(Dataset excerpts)
——————

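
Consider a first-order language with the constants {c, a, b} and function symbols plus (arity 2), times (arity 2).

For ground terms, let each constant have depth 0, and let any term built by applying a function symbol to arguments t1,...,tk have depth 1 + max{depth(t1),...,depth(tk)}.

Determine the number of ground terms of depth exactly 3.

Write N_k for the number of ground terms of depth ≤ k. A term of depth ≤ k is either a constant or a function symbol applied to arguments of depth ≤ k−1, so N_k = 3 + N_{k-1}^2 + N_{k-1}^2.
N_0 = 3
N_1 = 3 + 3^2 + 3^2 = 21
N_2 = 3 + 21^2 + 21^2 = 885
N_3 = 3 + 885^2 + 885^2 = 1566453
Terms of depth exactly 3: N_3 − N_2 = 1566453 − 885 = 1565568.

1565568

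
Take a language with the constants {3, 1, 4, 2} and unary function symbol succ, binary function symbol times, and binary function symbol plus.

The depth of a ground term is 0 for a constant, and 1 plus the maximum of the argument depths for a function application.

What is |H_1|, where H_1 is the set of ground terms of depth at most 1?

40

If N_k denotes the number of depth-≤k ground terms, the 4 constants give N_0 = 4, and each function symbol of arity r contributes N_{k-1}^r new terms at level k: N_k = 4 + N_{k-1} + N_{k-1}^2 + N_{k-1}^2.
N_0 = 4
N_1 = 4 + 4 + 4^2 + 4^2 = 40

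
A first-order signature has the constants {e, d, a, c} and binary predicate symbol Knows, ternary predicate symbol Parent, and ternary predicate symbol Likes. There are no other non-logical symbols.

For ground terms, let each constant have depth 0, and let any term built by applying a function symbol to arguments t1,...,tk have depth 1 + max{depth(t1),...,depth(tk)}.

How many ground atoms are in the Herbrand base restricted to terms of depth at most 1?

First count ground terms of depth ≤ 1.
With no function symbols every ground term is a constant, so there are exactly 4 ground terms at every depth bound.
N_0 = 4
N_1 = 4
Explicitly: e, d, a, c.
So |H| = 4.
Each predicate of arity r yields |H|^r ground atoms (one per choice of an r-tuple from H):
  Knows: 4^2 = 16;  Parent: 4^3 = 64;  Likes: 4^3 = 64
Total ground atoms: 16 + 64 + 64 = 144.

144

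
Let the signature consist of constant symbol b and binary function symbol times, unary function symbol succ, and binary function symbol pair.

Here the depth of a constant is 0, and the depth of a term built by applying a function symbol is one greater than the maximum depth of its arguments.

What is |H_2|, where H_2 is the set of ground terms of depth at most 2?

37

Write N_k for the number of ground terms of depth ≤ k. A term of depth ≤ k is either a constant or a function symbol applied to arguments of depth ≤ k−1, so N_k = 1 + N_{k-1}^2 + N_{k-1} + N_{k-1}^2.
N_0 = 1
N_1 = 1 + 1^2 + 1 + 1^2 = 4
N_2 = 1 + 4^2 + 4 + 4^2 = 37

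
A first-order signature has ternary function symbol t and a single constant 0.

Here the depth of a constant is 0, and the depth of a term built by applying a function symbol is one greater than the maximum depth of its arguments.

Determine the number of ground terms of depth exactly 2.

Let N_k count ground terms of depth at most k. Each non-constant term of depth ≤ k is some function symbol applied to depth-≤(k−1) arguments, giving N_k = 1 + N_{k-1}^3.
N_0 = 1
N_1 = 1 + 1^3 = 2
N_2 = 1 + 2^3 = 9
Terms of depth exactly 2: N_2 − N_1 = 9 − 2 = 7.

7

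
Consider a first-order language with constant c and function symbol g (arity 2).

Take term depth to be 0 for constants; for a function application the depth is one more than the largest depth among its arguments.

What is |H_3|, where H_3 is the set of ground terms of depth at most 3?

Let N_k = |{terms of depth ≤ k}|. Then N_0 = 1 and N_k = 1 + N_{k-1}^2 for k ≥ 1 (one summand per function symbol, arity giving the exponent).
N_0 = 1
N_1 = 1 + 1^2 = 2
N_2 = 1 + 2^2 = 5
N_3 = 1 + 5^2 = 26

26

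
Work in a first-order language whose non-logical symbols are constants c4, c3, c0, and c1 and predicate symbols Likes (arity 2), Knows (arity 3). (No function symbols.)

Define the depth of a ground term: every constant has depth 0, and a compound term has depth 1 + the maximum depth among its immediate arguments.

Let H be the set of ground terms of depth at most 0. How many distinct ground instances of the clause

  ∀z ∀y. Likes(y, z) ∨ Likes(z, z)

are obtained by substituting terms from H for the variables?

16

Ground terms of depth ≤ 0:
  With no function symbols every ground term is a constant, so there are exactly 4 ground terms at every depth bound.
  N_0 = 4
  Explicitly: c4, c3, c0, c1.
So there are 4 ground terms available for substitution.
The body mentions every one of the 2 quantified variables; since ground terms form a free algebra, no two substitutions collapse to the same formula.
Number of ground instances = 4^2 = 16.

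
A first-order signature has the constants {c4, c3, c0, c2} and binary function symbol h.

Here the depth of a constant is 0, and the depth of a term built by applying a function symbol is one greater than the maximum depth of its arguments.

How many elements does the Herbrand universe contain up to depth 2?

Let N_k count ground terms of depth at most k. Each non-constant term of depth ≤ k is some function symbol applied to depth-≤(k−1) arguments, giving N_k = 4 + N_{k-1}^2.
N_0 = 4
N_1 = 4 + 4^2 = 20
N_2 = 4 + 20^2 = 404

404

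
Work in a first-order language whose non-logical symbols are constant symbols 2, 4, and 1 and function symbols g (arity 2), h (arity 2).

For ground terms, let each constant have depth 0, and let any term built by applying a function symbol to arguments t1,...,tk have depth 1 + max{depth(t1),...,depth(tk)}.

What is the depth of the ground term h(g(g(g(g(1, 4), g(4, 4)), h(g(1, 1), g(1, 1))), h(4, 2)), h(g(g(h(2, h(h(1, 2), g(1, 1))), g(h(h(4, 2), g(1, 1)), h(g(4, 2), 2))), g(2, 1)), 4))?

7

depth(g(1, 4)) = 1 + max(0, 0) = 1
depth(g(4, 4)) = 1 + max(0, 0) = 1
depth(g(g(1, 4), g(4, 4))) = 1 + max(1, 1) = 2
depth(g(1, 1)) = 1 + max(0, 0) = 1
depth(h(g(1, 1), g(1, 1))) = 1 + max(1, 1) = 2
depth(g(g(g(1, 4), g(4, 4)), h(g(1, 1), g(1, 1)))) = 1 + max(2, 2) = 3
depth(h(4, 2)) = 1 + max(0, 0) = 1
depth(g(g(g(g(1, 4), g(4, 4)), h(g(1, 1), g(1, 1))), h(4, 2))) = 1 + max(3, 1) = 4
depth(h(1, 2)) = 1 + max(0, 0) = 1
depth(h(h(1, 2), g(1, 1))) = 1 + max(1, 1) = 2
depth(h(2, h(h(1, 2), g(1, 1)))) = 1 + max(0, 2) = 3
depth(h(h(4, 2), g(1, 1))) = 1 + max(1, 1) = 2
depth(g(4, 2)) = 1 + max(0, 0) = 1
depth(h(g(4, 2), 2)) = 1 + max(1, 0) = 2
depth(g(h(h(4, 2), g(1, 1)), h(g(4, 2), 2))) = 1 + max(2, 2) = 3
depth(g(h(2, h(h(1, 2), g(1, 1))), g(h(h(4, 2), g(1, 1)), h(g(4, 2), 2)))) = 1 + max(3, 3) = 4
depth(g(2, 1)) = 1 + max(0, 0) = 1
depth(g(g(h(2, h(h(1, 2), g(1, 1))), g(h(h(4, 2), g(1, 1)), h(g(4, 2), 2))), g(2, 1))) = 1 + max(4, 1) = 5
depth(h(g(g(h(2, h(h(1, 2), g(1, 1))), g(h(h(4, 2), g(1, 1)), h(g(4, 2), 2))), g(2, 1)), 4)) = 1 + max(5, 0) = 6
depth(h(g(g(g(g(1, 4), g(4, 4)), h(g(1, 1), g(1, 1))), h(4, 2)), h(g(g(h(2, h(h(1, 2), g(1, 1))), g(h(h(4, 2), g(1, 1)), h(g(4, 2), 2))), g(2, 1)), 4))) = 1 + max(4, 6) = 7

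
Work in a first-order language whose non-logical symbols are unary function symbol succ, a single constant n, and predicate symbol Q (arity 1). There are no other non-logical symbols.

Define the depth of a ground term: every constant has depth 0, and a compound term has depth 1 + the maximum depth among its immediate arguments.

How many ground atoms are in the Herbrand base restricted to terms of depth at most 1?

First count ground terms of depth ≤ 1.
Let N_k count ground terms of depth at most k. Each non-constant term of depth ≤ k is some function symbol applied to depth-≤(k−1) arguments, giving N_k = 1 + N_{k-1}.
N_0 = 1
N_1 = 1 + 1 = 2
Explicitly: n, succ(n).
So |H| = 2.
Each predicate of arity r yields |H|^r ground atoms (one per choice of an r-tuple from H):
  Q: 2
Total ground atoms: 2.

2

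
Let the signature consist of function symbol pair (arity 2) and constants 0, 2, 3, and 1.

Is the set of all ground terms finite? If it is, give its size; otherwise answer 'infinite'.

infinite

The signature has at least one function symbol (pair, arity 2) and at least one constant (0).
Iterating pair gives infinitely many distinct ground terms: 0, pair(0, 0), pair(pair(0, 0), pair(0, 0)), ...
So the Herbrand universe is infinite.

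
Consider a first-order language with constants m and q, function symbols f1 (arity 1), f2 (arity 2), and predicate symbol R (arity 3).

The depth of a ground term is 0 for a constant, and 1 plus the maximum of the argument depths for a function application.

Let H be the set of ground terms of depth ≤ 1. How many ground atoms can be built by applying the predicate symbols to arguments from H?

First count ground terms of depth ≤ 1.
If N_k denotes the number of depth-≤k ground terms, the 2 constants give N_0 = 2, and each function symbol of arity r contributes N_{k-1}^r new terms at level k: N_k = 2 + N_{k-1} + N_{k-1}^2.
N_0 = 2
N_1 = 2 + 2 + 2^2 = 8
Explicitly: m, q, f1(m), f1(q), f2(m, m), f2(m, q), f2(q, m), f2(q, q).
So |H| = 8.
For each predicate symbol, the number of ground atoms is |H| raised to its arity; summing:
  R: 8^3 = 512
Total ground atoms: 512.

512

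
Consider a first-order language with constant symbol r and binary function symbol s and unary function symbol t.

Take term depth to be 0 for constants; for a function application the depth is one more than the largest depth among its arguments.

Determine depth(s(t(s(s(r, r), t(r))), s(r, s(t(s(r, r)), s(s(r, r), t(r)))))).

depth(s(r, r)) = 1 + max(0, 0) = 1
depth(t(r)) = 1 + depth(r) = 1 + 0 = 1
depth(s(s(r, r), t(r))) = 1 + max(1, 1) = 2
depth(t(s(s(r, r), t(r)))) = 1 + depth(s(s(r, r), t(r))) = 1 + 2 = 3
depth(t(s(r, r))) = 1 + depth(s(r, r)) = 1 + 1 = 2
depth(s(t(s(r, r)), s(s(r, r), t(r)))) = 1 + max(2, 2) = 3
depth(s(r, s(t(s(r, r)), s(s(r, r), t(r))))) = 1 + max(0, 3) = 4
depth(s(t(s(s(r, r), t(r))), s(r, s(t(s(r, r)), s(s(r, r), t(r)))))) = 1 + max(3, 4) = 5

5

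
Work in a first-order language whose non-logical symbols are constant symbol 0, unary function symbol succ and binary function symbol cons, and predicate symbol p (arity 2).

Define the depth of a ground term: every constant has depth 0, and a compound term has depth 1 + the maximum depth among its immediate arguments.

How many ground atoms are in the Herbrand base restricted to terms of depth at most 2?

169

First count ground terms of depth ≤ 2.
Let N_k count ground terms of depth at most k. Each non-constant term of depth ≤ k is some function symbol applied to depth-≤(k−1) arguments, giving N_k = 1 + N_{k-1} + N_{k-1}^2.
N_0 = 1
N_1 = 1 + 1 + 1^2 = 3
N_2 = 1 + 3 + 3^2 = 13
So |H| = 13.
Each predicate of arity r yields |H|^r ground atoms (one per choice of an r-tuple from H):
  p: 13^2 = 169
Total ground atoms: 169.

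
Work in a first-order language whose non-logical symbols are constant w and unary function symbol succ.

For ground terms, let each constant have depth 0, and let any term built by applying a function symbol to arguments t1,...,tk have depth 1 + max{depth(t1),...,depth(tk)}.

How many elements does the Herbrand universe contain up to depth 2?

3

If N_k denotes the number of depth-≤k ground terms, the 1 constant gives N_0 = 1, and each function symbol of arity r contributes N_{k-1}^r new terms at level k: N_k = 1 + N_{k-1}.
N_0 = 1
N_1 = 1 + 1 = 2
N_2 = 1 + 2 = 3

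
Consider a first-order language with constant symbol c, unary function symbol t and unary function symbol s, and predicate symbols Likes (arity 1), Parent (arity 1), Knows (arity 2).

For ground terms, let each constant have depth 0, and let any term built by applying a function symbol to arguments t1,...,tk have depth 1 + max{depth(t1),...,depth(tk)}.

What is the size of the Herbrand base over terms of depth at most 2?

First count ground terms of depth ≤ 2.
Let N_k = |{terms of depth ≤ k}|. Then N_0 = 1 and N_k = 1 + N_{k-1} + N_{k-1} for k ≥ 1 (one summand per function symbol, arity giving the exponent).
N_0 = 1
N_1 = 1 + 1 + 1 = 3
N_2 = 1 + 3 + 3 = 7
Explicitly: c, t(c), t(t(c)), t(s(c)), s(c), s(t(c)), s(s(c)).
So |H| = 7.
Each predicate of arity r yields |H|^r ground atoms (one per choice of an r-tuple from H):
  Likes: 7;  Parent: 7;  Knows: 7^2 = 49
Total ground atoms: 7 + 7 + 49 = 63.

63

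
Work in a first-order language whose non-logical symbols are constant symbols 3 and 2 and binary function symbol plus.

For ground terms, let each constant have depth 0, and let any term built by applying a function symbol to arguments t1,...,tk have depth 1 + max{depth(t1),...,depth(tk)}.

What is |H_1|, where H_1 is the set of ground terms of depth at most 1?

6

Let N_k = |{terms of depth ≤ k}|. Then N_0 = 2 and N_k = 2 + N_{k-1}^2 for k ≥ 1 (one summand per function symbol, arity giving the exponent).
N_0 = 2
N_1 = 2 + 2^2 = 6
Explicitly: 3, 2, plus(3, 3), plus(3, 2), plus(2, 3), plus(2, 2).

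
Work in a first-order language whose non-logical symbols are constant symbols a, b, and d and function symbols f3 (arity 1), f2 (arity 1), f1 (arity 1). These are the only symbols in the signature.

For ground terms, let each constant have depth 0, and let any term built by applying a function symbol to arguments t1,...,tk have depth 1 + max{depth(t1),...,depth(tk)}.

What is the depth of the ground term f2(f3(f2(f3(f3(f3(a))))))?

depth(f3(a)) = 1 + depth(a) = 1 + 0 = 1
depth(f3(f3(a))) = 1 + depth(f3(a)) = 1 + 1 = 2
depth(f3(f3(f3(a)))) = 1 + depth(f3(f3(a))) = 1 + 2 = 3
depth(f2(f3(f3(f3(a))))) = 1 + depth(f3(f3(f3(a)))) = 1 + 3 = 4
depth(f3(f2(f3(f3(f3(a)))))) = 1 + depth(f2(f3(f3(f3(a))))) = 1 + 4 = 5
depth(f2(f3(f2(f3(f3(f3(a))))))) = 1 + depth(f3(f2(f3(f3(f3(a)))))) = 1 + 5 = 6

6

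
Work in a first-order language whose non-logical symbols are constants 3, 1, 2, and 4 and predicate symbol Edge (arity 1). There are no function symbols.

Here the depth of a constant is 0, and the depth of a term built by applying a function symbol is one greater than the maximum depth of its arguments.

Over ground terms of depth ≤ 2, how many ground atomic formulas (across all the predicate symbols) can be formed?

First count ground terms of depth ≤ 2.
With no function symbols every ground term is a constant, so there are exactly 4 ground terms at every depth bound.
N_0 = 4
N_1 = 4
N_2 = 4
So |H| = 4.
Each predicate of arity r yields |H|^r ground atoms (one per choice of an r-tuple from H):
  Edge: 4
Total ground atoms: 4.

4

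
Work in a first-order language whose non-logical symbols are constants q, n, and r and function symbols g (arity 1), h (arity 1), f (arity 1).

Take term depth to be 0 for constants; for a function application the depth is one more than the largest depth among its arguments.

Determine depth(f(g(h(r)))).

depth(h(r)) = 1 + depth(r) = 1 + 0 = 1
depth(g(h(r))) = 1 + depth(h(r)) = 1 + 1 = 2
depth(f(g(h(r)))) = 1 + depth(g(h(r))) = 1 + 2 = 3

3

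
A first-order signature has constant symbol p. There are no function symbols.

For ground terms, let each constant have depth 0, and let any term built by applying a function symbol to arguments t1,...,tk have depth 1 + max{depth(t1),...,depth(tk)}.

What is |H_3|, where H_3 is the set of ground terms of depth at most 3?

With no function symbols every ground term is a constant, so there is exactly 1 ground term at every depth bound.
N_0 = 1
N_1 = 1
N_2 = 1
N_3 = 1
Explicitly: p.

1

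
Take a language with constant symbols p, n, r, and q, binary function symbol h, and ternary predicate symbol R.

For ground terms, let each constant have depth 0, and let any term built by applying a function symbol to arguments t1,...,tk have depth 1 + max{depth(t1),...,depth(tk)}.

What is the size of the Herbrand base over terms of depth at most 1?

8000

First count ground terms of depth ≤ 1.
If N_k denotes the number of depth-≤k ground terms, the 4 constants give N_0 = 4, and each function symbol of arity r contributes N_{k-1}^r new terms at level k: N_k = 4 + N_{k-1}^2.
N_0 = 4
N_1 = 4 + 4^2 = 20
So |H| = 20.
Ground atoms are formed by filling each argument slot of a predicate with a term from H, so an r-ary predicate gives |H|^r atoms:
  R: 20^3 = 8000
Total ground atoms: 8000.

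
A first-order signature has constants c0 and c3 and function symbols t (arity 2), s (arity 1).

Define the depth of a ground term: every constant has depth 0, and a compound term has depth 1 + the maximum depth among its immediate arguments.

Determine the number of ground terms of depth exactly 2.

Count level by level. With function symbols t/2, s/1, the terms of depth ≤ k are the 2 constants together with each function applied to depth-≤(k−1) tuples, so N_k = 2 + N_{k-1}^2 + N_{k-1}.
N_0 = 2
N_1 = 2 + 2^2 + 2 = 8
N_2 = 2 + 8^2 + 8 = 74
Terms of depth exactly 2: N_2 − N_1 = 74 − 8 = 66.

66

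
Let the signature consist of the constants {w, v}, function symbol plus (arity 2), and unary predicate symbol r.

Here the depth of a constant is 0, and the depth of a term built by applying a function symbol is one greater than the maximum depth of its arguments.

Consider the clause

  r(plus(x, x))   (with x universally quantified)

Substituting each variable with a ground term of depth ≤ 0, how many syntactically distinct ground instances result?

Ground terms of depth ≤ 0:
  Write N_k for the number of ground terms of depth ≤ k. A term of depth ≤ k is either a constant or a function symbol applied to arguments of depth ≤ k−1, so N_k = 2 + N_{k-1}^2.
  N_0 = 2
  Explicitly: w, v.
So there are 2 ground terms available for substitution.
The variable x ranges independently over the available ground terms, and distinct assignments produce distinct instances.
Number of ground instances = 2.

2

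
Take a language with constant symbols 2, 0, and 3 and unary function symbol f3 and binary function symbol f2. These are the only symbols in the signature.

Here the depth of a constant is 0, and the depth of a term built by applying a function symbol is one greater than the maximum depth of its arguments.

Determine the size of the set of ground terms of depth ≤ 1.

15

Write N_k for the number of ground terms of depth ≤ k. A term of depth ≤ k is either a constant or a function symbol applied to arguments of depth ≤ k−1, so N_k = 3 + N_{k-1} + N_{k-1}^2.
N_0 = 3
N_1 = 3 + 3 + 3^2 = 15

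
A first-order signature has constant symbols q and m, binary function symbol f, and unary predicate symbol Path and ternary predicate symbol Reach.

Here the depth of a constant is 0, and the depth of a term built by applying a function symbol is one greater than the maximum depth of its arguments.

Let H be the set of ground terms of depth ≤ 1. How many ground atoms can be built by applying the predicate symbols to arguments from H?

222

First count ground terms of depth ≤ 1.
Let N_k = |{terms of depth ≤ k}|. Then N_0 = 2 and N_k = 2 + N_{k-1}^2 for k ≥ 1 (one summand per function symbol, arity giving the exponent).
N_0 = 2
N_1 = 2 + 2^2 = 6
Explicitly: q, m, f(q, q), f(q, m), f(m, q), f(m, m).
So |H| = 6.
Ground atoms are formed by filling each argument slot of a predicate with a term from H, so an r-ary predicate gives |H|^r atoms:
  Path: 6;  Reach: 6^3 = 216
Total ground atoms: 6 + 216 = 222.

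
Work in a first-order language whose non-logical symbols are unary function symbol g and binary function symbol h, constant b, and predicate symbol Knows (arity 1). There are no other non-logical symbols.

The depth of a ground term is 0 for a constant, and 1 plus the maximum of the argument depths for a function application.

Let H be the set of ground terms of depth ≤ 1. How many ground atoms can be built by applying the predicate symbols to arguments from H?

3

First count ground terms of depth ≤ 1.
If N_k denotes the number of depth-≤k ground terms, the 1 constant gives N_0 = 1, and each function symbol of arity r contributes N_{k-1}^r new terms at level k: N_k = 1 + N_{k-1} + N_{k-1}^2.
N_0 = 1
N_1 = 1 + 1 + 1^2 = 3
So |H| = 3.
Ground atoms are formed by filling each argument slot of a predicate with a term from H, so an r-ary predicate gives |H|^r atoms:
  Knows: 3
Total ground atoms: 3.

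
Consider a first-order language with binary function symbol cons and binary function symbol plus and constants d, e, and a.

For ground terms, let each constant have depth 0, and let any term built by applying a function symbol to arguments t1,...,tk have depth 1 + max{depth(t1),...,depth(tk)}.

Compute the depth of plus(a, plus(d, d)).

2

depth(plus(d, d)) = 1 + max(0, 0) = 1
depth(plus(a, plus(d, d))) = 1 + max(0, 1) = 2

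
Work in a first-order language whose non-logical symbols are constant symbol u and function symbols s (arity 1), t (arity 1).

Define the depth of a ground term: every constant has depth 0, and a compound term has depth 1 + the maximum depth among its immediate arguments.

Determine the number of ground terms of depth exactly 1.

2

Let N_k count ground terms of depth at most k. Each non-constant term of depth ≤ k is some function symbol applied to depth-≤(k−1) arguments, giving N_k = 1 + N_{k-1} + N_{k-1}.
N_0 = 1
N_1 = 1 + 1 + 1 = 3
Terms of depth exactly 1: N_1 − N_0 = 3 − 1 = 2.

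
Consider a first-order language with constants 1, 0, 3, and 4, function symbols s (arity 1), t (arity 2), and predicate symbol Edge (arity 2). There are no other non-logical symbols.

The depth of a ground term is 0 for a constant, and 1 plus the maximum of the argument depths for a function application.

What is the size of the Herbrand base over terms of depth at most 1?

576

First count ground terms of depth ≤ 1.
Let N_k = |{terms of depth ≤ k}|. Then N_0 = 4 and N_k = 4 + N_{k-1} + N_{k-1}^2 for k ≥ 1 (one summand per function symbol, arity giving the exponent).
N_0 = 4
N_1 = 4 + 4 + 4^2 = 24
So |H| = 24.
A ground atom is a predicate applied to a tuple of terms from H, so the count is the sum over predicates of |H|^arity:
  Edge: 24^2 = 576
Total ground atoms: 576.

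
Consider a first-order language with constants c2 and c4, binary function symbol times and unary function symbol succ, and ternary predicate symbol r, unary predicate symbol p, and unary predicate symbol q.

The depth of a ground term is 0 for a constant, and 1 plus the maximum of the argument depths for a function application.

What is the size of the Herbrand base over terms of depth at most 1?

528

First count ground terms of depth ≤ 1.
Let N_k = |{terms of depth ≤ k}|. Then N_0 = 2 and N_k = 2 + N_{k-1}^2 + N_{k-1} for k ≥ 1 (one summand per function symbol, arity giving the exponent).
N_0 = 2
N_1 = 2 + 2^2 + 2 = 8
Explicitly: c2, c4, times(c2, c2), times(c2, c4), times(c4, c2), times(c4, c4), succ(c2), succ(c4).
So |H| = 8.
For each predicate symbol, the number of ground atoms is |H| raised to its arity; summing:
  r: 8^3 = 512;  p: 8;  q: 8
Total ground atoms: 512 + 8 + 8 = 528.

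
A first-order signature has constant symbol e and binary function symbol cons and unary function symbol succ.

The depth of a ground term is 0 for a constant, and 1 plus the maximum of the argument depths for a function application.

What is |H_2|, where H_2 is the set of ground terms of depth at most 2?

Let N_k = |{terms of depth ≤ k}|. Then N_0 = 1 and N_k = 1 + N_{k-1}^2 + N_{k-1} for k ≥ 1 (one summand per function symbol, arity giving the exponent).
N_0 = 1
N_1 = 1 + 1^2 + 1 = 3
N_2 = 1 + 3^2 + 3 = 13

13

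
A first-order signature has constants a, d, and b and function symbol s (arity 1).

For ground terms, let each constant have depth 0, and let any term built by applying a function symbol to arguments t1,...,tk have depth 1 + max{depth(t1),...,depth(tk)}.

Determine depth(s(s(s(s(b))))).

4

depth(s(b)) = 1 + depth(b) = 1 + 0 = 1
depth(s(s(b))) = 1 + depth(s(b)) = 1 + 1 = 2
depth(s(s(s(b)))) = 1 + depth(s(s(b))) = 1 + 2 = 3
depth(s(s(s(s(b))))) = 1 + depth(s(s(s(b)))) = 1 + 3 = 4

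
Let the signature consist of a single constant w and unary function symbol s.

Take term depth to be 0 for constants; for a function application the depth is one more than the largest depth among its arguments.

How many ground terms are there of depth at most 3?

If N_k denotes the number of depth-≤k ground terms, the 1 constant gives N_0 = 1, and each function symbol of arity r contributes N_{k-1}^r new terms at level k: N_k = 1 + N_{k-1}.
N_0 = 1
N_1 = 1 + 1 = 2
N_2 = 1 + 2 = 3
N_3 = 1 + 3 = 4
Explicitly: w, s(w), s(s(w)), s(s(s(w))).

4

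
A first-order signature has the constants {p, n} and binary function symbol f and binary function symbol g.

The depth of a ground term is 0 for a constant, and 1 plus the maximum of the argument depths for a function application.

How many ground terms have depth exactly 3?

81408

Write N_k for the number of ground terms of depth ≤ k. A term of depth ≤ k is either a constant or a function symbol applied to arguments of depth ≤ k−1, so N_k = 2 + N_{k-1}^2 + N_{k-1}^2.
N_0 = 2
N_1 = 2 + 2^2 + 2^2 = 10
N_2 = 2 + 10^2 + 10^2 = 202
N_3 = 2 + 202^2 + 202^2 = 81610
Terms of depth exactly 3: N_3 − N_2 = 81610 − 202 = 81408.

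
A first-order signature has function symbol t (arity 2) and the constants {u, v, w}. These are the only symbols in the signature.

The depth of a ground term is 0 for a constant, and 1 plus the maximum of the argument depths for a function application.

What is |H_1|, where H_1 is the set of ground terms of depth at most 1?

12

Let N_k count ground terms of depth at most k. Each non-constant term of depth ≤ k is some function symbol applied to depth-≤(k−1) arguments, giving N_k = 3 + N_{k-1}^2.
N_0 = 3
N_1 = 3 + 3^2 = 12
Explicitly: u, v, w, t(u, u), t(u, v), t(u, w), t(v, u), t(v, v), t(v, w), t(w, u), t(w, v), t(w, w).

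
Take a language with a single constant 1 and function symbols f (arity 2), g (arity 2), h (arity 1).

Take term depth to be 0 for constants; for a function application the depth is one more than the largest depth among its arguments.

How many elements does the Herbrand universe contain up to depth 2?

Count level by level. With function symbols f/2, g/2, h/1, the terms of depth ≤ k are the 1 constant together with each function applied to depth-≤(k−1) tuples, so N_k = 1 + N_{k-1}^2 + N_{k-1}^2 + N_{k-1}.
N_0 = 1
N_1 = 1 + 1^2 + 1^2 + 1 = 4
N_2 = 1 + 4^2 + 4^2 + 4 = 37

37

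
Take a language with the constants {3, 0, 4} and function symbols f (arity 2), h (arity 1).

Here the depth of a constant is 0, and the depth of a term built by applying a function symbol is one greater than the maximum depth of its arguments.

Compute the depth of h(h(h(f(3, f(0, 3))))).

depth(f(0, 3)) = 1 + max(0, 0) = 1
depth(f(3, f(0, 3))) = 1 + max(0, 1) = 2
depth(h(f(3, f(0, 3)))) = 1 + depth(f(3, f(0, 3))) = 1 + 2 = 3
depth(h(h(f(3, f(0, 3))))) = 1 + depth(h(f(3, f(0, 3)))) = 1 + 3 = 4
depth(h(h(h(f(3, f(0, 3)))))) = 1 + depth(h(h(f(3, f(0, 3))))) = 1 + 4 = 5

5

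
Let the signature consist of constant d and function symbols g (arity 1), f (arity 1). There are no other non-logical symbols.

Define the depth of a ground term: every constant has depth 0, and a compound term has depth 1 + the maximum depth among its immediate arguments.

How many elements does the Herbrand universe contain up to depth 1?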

——————

* [Exercise description]:
Collect every line above that contains the word "These".

* [Exercise answer]:
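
Work in a first-order language whose non-logical symbols are constant symbols a, b, and d and function symbols f3 (arity 1), f2 (arity 1), f1 (arity 1). These are the only symbols in the signature.
Take a language with constant symbols 2, 0, and 3 and unary function symbol f3 and binary function symbol f2. These are the only symbols in the signature.
A first-order signature has function symbol t (arity 2) and the constants {u, v, w}. These are the only symbols in the signature.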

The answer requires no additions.